▶ _Problem details_:
Only one stretch of the listing below is wanted. Begin at the line that has "The tree below is a two-player game with Max", stop after the line that has "Which child of", and repeat every line in between exactly.

▶ _The data_:

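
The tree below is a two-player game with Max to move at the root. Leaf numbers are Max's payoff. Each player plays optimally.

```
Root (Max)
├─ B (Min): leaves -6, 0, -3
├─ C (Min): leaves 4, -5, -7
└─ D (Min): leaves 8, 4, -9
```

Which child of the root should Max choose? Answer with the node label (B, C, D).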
...
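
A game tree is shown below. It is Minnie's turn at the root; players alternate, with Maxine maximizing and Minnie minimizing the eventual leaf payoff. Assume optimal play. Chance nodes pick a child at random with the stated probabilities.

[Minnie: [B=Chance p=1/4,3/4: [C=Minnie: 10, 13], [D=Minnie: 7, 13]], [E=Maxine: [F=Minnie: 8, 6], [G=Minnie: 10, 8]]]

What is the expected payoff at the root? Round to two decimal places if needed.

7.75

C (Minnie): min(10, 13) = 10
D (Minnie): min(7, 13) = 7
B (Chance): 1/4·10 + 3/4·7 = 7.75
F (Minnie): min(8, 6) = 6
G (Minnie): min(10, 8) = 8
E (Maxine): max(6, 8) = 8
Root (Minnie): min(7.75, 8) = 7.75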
---
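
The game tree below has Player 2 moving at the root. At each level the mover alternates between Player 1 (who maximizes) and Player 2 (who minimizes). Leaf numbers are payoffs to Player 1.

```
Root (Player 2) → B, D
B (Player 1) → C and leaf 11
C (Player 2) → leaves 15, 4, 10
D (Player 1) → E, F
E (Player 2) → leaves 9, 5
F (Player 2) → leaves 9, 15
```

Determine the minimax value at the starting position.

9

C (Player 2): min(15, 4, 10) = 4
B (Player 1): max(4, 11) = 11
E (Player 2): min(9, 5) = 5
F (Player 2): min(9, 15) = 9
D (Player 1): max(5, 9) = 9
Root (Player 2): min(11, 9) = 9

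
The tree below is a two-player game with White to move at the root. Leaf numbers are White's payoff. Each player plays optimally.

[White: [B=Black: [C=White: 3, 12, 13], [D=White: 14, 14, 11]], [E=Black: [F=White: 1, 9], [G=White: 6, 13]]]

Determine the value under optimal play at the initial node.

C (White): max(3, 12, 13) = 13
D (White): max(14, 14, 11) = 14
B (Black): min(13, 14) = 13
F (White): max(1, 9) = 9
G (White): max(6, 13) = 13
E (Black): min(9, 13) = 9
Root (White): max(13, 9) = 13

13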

▶ _Solution to this exercise_:
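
The tree below is a two-player game with Max to move at the root. Leaf numbers are Max's payoff. Each player plays optimally.

```
Root (Max)
├─ B (Min): leaves -6, 0, -3
├─ C (Min): leaves 4, -5, -7
└─ D (Min): leaves 8, 4, -9
```

Which child of the root should Max choose? Answer with the node label (B, C, D).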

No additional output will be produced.